EXERCISE REQUIREMENTS: Transcribe all the data, leaving each word as it is.

INFORMATION SUPPLIED:
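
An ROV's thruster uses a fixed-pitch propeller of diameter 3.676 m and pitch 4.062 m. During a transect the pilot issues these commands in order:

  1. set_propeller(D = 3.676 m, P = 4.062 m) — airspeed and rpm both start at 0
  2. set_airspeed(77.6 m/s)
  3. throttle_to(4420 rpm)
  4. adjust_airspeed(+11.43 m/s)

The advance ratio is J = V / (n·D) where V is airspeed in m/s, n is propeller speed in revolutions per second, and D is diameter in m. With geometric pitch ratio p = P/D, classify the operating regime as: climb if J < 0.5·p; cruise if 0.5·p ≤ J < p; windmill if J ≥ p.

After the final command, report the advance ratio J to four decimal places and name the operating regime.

set_propeller: D = 3.676 m, P = 4.062 m (p = P/D = 1.105005); state ← (V=0, rpm=0)
set_airspeed(77.6): V ← 77.6 m/s
throttle_to(4420): rpm ← 4420
adjust_airspeed(+11.43): V ← 77.6 +11.43 = 89.03 m/s
final state: V = 89.03 m/s, rpm = 4420 → n = rpm/60 = 73.666667 rev/s
J = V / (n·D) = 89.03 / (73.666667 × 3.676) = 0.328768
regime bands: climb J<0.5525 | cruise [0.5525, 1.1050) | windmill J≥1.1050
J = 0.3288 → climb

J = 0.3288, regime = climb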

EXERCISE RESULT:
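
An ROV's thruster uses a fixed-pitch propeller of diameter 3.676 m and pitch 4.062 m. During a transect the pilot issues these commands in order:

  1. set_propeller(D = 3.676 m, P = 4.062 m) — airspeed and rpm both start at 0
  2. set_airspeed(77.6 m/s)
  3. throttle_to(4420 rpm)
  4. adjust_airspeed(+11.43 m/s)

The advance ratio is J = V / (n·D) where V is airspeed in m/s, n is propeller speed in revolutions per second, and D is diameter in m. With geometric pitch ratio p = P/D, classify the operating regime as: climb if J < 0.5·p; cruise if 0.5·p ≤ J < p; windmill if J ≥ p.

After the final command, report the advance ratio J to four decimal places and name the operating regime.

set_propeller: D = 3.676 m, P = 4.062 m (p = P/D = 1.105005); state ← (V=0, rpm=0)
set_airspeed(77.6): V ← 77.6 m/s
throttle_to(4420): rpm ← 4420
adjust_airspeed(+11.43): V ← 77.6 +11.43 = 89.03 m/s
final state: V = 89.03 m/s, rpm = 4420 → n = rpm/60 = 73.666667 rev/s
J = V / (n·D) = 89.03 / (73.666667 × 3.676) = 0.328768
regime bands: climb J<0.5525 | cruise [0.5525, 1.1050) | windmill J≥1.1050
J = 0.3288 → climb

J = 0.3288, regime = climb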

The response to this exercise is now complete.